Dataset entries:
┌──

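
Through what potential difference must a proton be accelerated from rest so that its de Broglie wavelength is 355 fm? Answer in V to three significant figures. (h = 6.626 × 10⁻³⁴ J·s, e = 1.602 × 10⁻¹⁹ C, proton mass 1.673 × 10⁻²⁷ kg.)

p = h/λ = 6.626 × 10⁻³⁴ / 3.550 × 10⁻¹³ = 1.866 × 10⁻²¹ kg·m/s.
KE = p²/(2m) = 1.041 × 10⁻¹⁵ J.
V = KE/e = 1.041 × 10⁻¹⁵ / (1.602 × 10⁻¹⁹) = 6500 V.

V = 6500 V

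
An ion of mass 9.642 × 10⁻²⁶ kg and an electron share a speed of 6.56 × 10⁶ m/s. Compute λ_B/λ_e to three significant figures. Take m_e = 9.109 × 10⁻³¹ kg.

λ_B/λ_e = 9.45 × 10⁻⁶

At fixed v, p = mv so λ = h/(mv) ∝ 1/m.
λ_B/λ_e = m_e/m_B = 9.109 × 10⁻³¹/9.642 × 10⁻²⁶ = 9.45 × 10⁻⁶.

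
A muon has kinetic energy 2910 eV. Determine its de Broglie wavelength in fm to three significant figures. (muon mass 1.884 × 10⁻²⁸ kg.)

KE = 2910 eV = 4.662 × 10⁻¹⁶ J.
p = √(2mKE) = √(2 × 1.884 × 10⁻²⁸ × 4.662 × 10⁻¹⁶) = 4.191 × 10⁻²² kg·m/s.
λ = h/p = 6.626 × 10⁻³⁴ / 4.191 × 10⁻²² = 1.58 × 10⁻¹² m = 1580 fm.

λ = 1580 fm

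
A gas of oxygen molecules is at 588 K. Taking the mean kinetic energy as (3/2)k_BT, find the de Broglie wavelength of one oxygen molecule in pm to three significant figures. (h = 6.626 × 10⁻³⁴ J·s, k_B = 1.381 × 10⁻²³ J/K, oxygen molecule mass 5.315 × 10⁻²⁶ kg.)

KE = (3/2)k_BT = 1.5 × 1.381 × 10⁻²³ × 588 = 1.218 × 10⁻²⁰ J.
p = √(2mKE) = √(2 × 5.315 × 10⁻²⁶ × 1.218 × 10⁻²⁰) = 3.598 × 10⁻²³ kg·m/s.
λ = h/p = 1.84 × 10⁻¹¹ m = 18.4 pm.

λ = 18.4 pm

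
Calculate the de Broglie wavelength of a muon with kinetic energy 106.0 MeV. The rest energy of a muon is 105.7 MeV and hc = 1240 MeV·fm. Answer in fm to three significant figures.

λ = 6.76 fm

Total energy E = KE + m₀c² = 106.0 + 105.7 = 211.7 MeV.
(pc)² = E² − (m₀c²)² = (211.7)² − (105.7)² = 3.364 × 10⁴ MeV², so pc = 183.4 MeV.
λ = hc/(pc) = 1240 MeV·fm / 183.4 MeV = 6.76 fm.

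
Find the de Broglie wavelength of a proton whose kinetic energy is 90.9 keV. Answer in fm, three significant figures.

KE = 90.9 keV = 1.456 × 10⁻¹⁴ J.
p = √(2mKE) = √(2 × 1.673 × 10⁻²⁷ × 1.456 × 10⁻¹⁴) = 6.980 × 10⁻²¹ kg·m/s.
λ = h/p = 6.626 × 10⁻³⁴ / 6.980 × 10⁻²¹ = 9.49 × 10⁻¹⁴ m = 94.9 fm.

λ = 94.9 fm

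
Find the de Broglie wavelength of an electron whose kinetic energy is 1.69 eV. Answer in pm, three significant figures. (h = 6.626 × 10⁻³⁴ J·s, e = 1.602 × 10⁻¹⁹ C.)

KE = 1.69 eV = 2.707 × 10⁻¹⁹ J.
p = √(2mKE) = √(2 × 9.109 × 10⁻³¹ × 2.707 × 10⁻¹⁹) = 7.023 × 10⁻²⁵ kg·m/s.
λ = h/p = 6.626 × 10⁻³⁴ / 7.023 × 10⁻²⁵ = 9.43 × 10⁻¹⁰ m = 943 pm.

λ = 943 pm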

└──

- _WHAT TO PRODUCE_: Every record above has to appear again, word for word.

- _ANSWER BOX_:
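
Through what potential difference must a proton be accelerated from rest so that its de Broglie wavelength is 355 fm? Answer in V to three significant figures. (h = 6.626 × 10⁻³⁴ J·s, e = 1.602 × 10⁻¹⁹ C, proton mass 1.673 × 10⁻²⁷ kg.)

p = h/λ = 6.626 × 10⁻³⁴ / 3.550 × 10⁻¹³ = 1.866 × 10⁻²¹ kg·m/s.
KE = p²/(2m) = 1.041 × 10⁻¹⁵ J.
V = KE/e = 1.041 × 10⁻¹⁵ / (1.602 × 10⁻¹⁹) = 6500 V.

V = 6500 V

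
An ion of mass 9.642 × 10⁻²⁶ kg and an electron share a speed of 6.56 × 10⁶ m/s. Compute λ_B/λ_e to three significant figures. Take m_e = 9.109 × 10⁻³¹ kg.

λ_B/λ_e = 9.45 × 10⁻⁶

At fixed v, p = mv so λ = h/(mv) ∝ 1/m.
λ_B/λ_e = m_e/m_B = 9.109 × 10⁻³¹/9.642 × 10⁻²⁶ = 9.45 × 10⁻⁶.

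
A muon has kinetic energy 2910 eV. Determine its de Broglie wavelength in fm to three significant figures. (muon mass 1.884 × 10⁻²⁸ kg.)

KE = 2910 eV = 4.662 × 10⁻¹⁶ J.
p = √(2mKE) = √(2 × 1.884 × 10⁻²⁸ × 4.662 × 10⁻¹⁶) = 4.191 × 10⁻²² kg·m/s.
λ = h/p = 6.626 × 10⁻³⁴ / 4.191 × 10⁻²² = 1.58 × 10⁻¹² m = 1580 fm.

λ = 1580 fm

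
A gas of oxygen molecules is at 588 K. Taking the mean kinetic energy as (3/2)k_BT, find the de Broglie wavelength of one oxygen molecule in pm to three significant figures. (h = 6.626 × 10⁻³⁴ J·s, k_B = 1.381 × 10⁻²³ J/K, oxygen molecule mass 5.315 × 10⁻²⁶ kg.)

KE = (3/2)k_BT = 1.5 × 1.381 × 10⁻²³ × 588 = 1.218 × 10⁻²⁰ J.
p = √(2mKE) = √(2 × 5.315 × 10⁻²⁶ × 1.218 × 10⁻²⁰) = 3.598 × 10⁻²³ kg·m/s.
λ = h/p = 1.84 × 10⁻¹¹ m = 18.4 pm.

λ = 18.4 pm

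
Calculate the de Broglie wavelength of a muon with kinetic energy 106.0 MeV. The rest energy of a muon is 105.7 MeV and hc = 1240 MeV·fm. Answer in fm to three significant figures.

λ = 6.76 fm

Total energy E = KE + m₀c² = 106.0 + 105.7 = 211.7 MeV.
(pc)² = E² − (m₀c²)² = (211.7)² − (105.7)² = 3.364 × 10⁴ MeV², so pc = 183.4 MeV.
λ = hc/(pc) = 1240 MeV·fm / 183.4 MeV = 6.76 fm.

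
Find the de Broglie wavelength of a proton whose kinetic energy is 90.9 keV. Answer in fm, three significant figures.

KE = 90.9 keV = 1.456 × 10⁻¹⁴ J.
p = √(2mKE) = √(2 × 1.673 × 10⁻²⁷ × 1.456 × 10⁻¹⁴) = 6.980 × 10⁻²¹ kg·m/s.
λ = h/p = 6.626 × 10⁻³⁴ / 6.980 × 10⁻²¹ = 9.49 × 10⁻¹⁴ m = 94.9 fm.

λ = 94.9 fm

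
Find the de Broglie wavelength of an electron whose kinetic energy is 1.69 eV. Answer in pm, three significant figures. (h = 6.626 × 10⁻³⁴ J·s, e = 1.602 × 10⁻¹⁹ C.)

KE = 1.69 eV = 2.707 × 10⁻¹⁹ J.
p = √(2mKE) = √(2 × 9.109 × 10⁻³¹ × 2.707 × 10⁻¹⁹) = 7.023 × 10⁻²⁵ kg·m/s.
λ = h/p = 6.626 × 10⁻³⁴ / 7.023 × 10⁻²⁵ = 9.43 × 10⁻¹⁰ m = 943 pm.

λ = 943 pm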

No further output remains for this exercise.